AVAILABLE DATA =>
___
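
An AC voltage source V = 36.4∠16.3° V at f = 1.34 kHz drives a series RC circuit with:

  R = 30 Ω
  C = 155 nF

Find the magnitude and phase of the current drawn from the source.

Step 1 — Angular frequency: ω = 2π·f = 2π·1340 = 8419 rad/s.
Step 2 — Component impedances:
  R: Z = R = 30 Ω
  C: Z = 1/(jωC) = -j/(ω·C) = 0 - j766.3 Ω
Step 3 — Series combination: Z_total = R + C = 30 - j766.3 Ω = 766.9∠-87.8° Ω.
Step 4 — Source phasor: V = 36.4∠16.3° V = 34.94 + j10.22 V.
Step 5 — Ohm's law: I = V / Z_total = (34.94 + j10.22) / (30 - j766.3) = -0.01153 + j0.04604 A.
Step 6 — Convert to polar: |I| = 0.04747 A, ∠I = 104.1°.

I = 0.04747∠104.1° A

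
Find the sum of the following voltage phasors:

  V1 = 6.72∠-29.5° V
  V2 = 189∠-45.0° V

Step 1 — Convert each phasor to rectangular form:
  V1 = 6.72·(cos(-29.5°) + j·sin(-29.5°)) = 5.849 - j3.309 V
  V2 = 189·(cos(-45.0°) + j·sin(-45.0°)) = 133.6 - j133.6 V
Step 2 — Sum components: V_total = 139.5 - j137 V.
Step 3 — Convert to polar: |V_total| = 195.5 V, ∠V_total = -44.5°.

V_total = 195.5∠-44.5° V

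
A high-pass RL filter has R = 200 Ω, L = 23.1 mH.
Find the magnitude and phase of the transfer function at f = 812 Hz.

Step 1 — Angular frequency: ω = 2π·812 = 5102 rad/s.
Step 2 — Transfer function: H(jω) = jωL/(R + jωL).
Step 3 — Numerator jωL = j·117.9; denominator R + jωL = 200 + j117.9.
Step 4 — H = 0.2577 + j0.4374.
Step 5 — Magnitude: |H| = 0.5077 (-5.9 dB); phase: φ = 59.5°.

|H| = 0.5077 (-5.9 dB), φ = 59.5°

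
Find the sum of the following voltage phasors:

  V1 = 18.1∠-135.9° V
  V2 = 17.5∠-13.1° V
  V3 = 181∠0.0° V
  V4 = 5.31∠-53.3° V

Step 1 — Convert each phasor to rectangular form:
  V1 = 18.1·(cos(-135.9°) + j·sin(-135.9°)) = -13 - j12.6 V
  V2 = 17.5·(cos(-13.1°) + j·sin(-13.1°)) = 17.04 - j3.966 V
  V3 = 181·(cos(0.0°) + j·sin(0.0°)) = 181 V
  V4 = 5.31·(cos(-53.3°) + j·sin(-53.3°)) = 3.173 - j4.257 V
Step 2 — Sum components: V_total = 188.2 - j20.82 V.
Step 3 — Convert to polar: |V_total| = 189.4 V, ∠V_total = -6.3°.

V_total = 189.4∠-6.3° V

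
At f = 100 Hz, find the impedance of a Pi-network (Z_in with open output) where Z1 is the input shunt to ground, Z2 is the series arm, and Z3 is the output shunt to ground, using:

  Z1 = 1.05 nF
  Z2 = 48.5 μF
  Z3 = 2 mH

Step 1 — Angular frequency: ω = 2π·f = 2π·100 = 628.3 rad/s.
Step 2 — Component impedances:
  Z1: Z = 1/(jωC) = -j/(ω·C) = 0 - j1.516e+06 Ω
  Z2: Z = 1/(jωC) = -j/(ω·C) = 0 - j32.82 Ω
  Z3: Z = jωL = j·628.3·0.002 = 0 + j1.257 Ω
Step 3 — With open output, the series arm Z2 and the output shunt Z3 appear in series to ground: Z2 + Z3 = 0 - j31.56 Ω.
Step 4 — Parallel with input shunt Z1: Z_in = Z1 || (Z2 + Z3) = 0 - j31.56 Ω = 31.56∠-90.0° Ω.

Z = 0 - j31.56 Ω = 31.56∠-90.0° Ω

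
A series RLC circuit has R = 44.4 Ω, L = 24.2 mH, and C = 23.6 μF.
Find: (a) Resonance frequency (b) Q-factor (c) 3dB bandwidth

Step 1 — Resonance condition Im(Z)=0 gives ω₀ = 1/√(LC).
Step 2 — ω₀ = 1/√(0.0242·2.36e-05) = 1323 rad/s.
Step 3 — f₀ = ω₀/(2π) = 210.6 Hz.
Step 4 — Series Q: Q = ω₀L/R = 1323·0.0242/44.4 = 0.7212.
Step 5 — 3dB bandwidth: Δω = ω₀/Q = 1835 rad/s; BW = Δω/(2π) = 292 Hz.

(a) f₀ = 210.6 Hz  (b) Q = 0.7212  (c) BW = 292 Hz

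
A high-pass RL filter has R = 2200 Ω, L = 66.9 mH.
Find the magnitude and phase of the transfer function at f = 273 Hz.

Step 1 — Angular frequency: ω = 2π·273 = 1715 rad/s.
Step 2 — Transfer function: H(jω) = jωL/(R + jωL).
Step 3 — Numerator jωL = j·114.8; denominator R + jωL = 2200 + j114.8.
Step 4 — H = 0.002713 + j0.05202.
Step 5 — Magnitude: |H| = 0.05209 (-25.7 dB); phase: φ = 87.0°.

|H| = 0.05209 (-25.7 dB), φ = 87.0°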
___
EXERCISE DETAILS =>
In the listing above, count each line that holds the string "pass". Give the number only.

TASK SOLUTION =>
2